■ Work item: Return all the data, word for word.

· · · ·

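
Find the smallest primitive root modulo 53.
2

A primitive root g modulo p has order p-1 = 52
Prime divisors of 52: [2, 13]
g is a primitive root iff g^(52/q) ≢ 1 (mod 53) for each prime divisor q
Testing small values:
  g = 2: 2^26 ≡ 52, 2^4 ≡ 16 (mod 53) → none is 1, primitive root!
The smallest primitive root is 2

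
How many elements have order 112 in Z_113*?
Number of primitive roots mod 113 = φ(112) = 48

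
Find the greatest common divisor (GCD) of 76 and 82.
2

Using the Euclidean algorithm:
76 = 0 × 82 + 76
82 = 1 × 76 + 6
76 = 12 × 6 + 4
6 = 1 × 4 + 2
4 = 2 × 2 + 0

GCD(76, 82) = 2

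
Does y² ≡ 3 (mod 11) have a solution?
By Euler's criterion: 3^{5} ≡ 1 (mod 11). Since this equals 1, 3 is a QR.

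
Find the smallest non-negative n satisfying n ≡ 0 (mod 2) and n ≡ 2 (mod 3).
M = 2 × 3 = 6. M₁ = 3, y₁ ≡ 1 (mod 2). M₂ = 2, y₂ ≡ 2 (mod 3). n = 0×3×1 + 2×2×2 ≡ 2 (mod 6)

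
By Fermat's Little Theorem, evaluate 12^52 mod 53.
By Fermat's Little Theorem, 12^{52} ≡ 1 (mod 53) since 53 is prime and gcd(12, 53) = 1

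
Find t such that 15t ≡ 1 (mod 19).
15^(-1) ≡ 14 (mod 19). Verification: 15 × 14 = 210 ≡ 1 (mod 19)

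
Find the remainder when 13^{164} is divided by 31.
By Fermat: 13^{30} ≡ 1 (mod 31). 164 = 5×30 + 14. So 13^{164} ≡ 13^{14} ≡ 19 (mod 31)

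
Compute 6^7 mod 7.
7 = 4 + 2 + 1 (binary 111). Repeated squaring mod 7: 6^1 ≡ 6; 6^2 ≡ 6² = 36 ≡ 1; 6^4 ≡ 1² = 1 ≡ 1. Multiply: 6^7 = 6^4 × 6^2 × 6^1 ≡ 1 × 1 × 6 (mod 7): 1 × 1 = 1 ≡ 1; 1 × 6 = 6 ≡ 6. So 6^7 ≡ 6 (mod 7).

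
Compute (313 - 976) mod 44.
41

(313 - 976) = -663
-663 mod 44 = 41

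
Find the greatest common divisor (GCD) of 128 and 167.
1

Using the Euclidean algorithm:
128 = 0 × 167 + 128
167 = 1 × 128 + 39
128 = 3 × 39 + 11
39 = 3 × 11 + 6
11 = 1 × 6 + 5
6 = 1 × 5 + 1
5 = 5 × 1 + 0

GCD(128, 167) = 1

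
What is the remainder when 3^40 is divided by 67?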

· · · ·

■ Response box:
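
Find the smallest primitive root modulo 53.
2

A primitive root g modulo p has order p-1 = 52
Prime divisors of 52: [2, 13]
g is a primitive root iff g^(52/q) ≢ 1 (mod 53) for each prime divisor q
Testing small values:
  g = 2: 2^26 ≡ 52, 2^4 ≡ 16 (mod 53) → none is 1, primitive root!
The smallest primitive root is 2

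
How many elements have order 112 in Z_113*?
Number of primitive roots mod 113 = φ(112) = 48

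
Find the greatest common divisor (GCD) of 76 and 82.
2

Using the Euclidean algorithm:
76 = 0 × 82 + 76
82 = 1 × 76 + 6
76 = 12 × 6 + 4
6 = 1 × 4 + 2
4 = 2 × 2 + 0

GCD(76, 82) = 2

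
Does y² ≡ 3 (mod 11) have a solution?
By Euler's criterion: 3^{5} ≡ 1 (mod 11). Since this equals 1, 3 is a QR.

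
Find the smallest non-negative n satisfying n ≡ 0 (mod 2) and n ≡ 2 (mod 3).
M = 2 × 3 = 6. M₁ = 3, y₁ ≡ 1 (mod 2). M₂ = 2, y₂ ≡ 2 (mod 3). n = 0×3×1 + 2×2×2 ≡ 2 (mod 6)

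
By Fermat's Little Theorem, evaluate 12^52 mod 53.
By Fermat's Little Theorem, 12^{52} ≡ 1 (mod 53) since 53 is prime and gcd(12, 53) = 1

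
Find t such that 15t ≡ 1 (mod 19).
15^(-1) ≡ 14 (mod 19). Verification: 15 × 14 = 210 ≡ 1 (mod 19)

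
Find the remainder when 13^{164} is divided by 31.
By Fermat: 13^{30} ≡ 1 (mod 31). 164 = 5×30 + 14. So 13^{164} ≡ 13^{14} ≡ 19 (mod 31)

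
Compute 6^7 mod 7.
7 = 4 + 2 + 1 (binary 111). Repeated squaring mod 7: 6^1 ≡ 6; 6^2 ≡ 6² = 36 ≡ 1; 6^4 ≡ 1² = 1 ≡ 1. Multiply: 6^7 = 6^4 × 6^2 × 6^1 ≡ 1 × 1 × 6 (mod 7): 1 × 1 = 1 ≡ 1; 1 × 6 = 6 ≡ 6. So 6^7 ≡ 6 (mod 7).

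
Compute (313 - 976) mod 44.
41

(313 - 976) = -663
-663 mod 44 = 41

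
Find the greatest common divisor (GCD) of 128 and 167.
1

Using the Euclidean algorithm:
128 = 0 × 167 + 128
167 = 1 × 128 + 39
128 = 3 × 39 + 11
39 = 3 × 11 + 6
11 = 1 × 6 + 5
6 = 1 × 5 + 1
5 = 5 × 1 + 0

GCD(128, 167) = 1

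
What is the remainder when 3^40 is divided by 67?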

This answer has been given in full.